(Collected data)
--------------------------------------------------
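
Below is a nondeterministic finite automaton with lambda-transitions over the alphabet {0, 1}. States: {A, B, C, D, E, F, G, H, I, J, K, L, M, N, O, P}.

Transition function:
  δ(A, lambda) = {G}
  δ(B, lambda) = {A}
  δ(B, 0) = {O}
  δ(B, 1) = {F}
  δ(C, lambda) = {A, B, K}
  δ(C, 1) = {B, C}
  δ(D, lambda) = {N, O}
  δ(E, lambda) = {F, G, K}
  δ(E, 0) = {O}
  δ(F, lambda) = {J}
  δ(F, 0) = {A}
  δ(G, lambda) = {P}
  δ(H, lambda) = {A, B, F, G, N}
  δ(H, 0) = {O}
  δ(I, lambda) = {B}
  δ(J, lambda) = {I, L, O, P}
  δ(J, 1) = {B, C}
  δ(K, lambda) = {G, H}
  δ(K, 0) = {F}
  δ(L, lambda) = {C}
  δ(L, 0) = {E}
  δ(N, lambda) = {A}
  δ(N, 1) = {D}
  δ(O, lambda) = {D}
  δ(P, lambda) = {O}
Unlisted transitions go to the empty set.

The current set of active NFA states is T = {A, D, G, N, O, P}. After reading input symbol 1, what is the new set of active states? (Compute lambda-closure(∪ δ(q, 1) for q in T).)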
--------------------------------------------------
Select every line of the records holding the string "transitions".

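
Below is a nondeterministic finite automaton with lambda-transitions over the alphabet {0, 1}. States: {A, B, C, D, E, F, G, H, I, J, K, L, M, N, O, P}.
Unlisted transitions go to the empty set.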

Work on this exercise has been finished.